▶ [Exercise directions]: Extract each line from the entries below that has the string "Answer" in it.
--- Task data ---
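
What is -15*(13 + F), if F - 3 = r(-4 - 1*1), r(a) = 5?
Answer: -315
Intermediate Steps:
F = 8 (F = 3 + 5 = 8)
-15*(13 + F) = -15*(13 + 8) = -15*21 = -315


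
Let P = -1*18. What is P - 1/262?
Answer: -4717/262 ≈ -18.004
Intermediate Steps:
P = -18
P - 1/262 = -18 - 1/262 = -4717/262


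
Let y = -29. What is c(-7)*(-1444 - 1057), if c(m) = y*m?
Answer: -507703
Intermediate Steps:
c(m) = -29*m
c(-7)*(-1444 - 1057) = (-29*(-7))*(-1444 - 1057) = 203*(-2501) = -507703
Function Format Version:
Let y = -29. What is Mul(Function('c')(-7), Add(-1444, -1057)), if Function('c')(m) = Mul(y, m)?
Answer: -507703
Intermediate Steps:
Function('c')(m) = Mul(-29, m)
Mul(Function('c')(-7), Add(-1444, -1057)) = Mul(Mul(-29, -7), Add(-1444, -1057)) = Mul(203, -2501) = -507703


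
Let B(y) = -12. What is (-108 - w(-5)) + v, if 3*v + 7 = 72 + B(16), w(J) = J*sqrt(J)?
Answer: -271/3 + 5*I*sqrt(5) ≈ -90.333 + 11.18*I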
---
--- Task data ---
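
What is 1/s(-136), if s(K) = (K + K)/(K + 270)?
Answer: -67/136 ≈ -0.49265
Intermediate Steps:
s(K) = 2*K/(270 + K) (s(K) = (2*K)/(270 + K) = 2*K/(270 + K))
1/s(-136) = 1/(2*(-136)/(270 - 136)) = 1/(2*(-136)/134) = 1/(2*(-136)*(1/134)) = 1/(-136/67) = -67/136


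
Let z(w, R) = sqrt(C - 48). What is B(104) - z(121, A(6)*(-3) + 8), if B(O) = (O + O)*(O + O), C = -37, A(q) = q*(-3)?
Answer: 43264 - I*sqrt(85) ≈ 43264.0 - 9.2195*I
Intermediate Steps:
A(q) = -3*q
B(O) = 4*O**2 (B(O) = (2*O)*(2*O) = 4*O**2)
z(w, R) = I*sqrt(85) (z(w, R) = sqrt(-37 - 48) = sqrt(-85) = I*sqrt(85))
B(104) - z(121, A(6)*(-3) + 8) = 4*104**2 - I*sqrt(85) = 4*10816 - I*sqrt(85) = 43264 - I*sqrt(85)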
---
▶ [Completed exercise]:
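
Answer: -315
Answer: -4717/262 ≈ -18.004
Answer: -507703
Answer: -507703
Answer: -271/3 + 5*I*sqrt(5) ≈ -90.333 + 11.18*I
Answer: -67/136 ≈ -0.49265
Answer: 43264 - I*sqrt(85) ≈ 43264.0 - 9.2195*I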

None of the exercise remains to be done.